Saved entries
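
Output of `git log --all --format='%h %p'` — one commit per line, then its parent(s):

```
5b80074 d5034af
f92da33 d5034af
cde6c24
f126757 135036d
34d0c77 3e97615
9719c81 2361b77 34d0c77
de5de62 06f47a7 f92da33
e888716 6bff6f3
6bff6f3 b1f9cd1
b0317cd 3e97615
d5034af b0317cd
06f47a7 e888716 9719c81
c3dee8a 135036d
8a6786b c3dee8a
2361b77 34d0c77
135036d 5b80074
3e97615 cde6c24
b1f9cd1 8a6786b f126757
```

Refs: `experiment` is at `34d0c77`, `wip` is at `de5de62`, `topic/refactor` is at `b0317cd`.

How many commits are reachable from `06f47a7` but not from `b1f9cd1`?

6

Reachable from 06f47a7: {06f47a7, 135036d, 2361b77, 34d0c77, 3e97615, 5b80074, 6bff6f3, 8a6786b, 9719c81, b0317cd, b1f9cd1, c3dee8a, cde6c24, d5034af, e888716, f126757}.
Reachable from b1f9cd1: {135036d, 3e97615, 5b80074, 8a6786b, b0317cd, b1f9cd1, c3dee8a, cde6c24, d5034af, f126757}.
In 06f47a7's history but not b1f9cd1's: {06f47a7, 2361b77, 34d0c77, 6bff6f3, 9719c81, e888716} — 6 commits.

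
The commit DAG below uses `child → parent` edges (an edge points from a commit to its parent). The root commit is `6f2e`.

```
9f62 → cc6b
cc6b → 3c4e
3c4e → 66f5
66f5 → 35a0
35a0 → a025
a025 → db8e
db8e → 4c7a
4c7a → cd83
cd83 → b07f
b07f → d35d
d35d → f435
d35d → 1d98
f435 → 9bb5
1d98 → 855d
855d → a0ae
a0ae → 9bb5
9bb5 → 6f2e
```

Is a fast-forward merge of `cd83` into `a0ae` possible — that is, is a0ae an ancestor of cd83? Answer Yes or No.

Yes

A fast-forward from a0ae to cd83 is possible iff a0ae is an ancestor of cd83.
Ancestors of cd83: {1d98, 6f2e, 855d, 9bb5, a0ae, b07f, cd83, d35d, f435}.
a0ae is among them, so fast-forward is possible.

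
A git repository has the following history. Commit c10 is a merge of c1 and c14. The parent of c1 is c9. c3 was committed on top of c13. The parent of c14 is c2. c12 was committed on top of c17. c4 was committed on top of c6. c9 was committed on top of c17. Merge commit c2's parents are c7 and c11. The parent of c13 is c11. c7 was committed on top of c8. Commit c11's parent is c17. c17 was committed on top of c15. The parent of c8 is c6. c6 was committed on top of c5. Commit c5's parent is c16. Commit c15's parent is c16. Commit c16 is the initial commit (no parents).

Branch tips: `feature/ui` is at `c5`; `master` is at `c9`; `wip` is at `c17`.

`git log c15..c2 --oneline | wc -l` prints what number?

7

Reachable from c2: {c11, c15, c16, c17, c2, c5, c6, c7, c8}.
Reachable from c15: {c15, c16}.
In c2's history but not c15's: {c11, c17, c2, c5, c6, c7, c8} — 7 commits.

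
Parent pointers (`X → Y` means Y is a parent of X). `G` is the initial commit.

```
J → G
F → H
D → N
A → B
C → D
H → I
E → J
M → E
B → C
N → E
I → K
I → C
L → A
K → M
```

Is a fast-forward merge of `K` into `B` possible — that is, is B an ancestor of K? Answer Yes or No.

A fast-forward from B to K is possible iff B is an ancestor of K.
Ancestors of K: {E, G, J, K, M}.
B is not among them, so fast-forward is not possible.

No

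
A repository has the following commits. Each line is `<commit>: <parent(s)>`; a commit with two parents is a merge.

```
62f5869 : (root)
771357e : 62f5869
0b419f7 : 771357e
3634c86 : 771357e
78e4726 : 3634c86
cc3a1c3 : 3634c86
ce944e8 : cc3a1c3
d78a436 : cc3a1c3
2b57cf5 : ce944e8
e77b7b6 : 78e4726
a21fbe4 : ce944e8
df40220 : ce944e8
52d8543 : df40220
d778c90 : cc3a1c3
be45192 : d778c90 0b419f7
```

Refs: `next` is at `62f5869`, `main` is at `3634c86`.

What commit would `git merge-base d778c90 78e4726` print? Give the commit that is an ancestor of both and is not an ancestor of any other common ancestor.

Ancestors of d778c90: {3634c86, 62f5869, 771357e, cc3a1c3, d778c90}.
Ancestors of 78e4726: {3634c86, 62f5869, 771357e, 78e4726}.
Common ancestors: {3634c86, 62f5869, 771357e}.
Among these, 3634c86 is not an ancestor of any other common ancestor — it is the merge base.

3634c86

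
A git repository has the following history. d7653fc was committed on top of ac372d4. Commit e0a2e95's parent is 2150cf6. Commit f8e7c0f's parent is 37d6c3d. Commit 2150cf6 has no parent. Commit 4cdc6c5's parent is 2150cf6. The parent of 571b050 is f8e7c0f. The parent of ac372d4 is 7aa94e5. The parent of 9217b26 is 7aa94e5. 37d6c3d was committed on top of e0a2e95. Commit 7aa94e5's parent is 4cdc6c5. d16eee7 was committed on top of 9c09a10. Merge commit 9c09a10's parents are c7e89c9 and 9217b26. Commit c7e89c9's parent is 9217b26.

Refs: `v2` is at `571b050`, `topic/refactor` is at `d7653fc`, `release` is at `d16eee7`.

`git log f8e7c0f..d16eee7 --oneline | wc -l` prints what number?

6

Reachable from d16eee7: {2150cf6, 4cdc6c5, 7aa94e5, 9217b26, 9c09a10, c7e89c9, d16eee7}.
Reachable from f8e7c0f: {2150cf6, 37d6c3d, e0a2e95, f8e7c0f}.
In d16eee7's history but not f8e7c0f's: {4cdc6c5, 7aa94e5, 9217b26, 9c09a10, c7e89c9, d16eee7} — 6 commits.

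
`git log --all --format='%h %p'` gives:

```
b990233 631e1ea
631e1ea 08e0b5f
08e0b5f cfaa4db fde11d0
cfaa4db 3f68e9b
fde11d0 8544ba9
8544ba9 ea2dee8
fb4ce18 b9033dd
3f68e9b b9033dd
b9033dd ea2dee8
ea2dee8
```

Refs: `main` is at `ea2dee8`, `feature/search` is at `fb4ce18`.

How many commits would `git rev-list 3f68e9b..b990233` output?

6

Reachable from b990233: {08e0b5f, 3f68e9b, 631e1ea, 8544ba9, b9033dd, b990233, cfaa4db, ea2dee8, fde11d0}.
Reachable from 3f68e9b: {3f68e9b, b9033dd, ea2dee8}.
In b990233's history but not 3f68e9b's: {08e0b5f, 631e1ea, 8544ba9, b990233, cfaa4db, fde11d0} — 6 commits.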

:: WORK TASK ::
Write down every record shown above precisely.

:: FINAL ANSWER ::
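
Output of `git log --all --format='%h %p'` — one commit per line, then its parent(s):

```
5b80074 d5034af
f92da33 d5034af
cde6c24
f126757 135036d
34d0c77 3e97615
9719c81 2361b77 34d0c77
de5de62 06f47a7 f92da33
e888716 6bff6f3
6bff6f3 b1f9cd1
b0317cd 3e97615
d5034af b0317cd
06f47a7 e888716 9719c81
c3dee8a 135036d
8a6786b c3dee8a
2361b77 34d0c77
135036d 5b80074
3e97615 cde6c24
b1f9cd1 8a6786b f126757
```

Refs: `experiment` is at `34d0c77`, `wip` is at `de5de62`, `topic/refactor` is at `b0317cd`.

How many commits are reachable from `06f47a7` but not from `b1f9cd1`?

6

Reachable from 06f47a7: {06f47a7, 135036d, 2361b77, 34d0c77, 3e97615, 5b80074, 6bff6f3, 8a6786b, 9719c81, b0317cd, b1f9cd1, c3dee8a, cde6c24, d5034af, e888716, f126757}.
Reachable from b1f9cd1: {135036d, 3e97615, 5b80074, 8a6786b, b0317cd, b1f9cd1, c3dee8a, cde6c24, d5034af, f126757}.
In 06f47a7's history but not b1f9cd1's: {06f47a7, 2361b77, 34d0c77, 6bff6f3, 9719c81, e888716} — 6 commits.

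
The commit DAG below uses `child → parent` edges (an edge points from a commit to its parent). The root commit is `6f2e`.

```
9f62 → cc6b
cc6b → 3c4e
3c4e → 66f5
66f5 → 35a0
35a0 → a025
a025 → db8e
db8e → 4c7a
4c7a → cd83
cd83 → b07f
b07f → d35d
d35d → f435
d35d → 1d98
f435 → 9bb5
1d98 → 855d
855d → a0ae
a0ae → 9bb5
9bb5 → 6f2e
```

Is a fast-forward merge of `cd83` into `a0ae` possible — that is, is a0ae an ancestor of cd83? Answer Yes or No.

Yes

A fast-forward from a0ae to cd83 is possible iff a0ae is an ancestor of cd83.
Ancestors of cd83: {1d98, 6f2e, 855d, 9bb5, a0ae, b07f, cd83, d35d, f435}.
a0ae is among them, so fast-forward is possible.

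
A git repository has the following history. Commit c10 is a merge of c1 and c14. The parent of c1 is c9. c3 was committed on top of c13. The parent of c14 is c2. c12 was committed on top of c17. c4 was committed on top of c6. c9 was committed on top of c17. Merge commit c2's parents are c7 and c11. The parent of c13 is c11. c7 was committed on top of c8. Commit c11's parent is c17. c17 was committed on top of c15. The parent of c8 is c6. c6 was committed on top of c5. Commit c5's parent is c16. Commit c15's parent is c16. Commit c16 is the initial commit (no parents).

Branch tips: `feature/ui` is at `c5`; `master` is at `c9`; `wip` is at `c17`.

`git log c15..c2 --oneline | wc -l` prints what number?

7

Reachable from c2: {c11, c15, c16, c17, c2, c5, c6, c7, c8}.
Reachable from c15: {c15, c16}.
In c2's history but not c15's: {c11, c17, c2, c5, c6, c7, c8} — 7 commits.

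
Parent pointers (`X → Y` means Y is a parent of X). `G` is the initial commit.

```
J → G
F → H
D → N
A → B
C → D
H → I
E → J
M → E
B → C
N → E
I → K
I → C
L → A
K → M
```

Is a fast-forward merge of `K` into `B` possible — that is, is B an ancestor of K? Answer Yes or No.

A fast-forward from B to K is possible iff B is an ancestor of K.
Ancestors of K: {E, G, J, K, M}.
B is not among them, so fast-forward is not possible.

No

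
A repository has the following commits. Each line is `<commit>: <parent(s)>`; a commit with two parents is a merge.

```
62f5869 : (root)
771357e : 62f5869
0b419f7 : 771357e
3634c86 : 771357e
78e4726 : 3634c86
cc3a1c3 : 3634c86
ce944e8 : cc3a1c3
d78a436 : cc3a1c3
2b57cf5 : ce944e8
e77b7b6 : 78e4726
a21fbe4 : ce944e8
df40220 : ce944e8
52d8543 : df40220
d778c90 : cc3a1c3
be45192 : d778c90 0b419f7
```

Refs: `next` is at `62f5869`, `main` is at `3634c86`.

What commit would `git merge-base d778c90 78e4726` print? Give the commit that is an ancestor of both and is not an ancestor of any other common ancestor.

Ancestors of d778c90: {3634c86, 62f5869, 771357e, cc3a1c3, d778c90}.
Ancestors of 78e4726: {3634c86, 62f5869, 771357e, 78e4726}.
Common ancestors: {3634c86, 62f5869, 771357e}.
Among these, 3634c86 is not an ancestor of any other common ancestor — it is the merge base.

3634c86

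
A git repository has the following history. d7653fc was committed on top of ac372d4. Commit e0a2e95's parent is 2150cf6. Commit f8e7c0f's parent is 37d6c3d. Commit 2150cf6 has no parent. Commit 4cdc6c5's parent is 2150cf6. The parent of 571b050 is f8e7c0f. The parent of ac372d4 is 7aa94e5. The parent of 9217b26 is 7aa94e5. 37d6c3d was committed on top of e0a2e95. Commit 7aa94e5's parent is 4cdc6c5. d16eee7 was committed on top of 9c09a10. Merge commit 9c09a10's parents are c7e89c9 and 9217b26. Commit c7e89c9's parent is 9217b26.

Refs: `v2` is at `571b050`, `topic/refactor` is at `d7653fc`, `release` is at `d16eee7`.

`git log f8e7c0f..d16eee7 --oneline | wc -l` prints what number?

6

Reachable from d16eee7: {2150cf6, 4cdc6c5, 7aa94e5, 9217b26, 9c09a10, c7e89c9, d16eee7}.
Reachable from f8e7c0f: {2150cf6, 37d6c3d, e0a2e95, f8e7c0f}.
In d16eee7's history but not f8e7c0f's: {4cdc6c5, 7aa94e5, 9217b26, 9c09a10, c7e89c9, d16eee7} — 6 commits.

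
`git log --all --format='%h %p'` gives:

```
b990233 631e1ea
631e1ea 08e0b5f
08e0b5f cfaa4db fde11d0
cfaa4db 3f68e9b
fde11d0 8544ba9
8544ba9 ea2dee8
fb4ce18 b9033dd
3f68e9b b9033dd
b9033dd ea2dee8
ea2dee8
```

Refs: `main` is at `ea2dee8`, `feature/search` is at `fb4ce18`.

How many commits would `git rev-list 3f68e9b..b990233` output?

6

Reachable from b990233: {08e0b5f, 3f68e9b, 631e1ea, 8544ba9, b9033dd, b990233, cfaa4db, ea2dee8, fde11d0}.
Reachable from 3f68e9b: {3f68e9b, b9033dd, ea2dee8}.
In b990233's history but not 3f68e9b's: {08e0b5f, 631e1ea, 8544ba9, b990233, cfaa4db, fde11d0} — 6 commits.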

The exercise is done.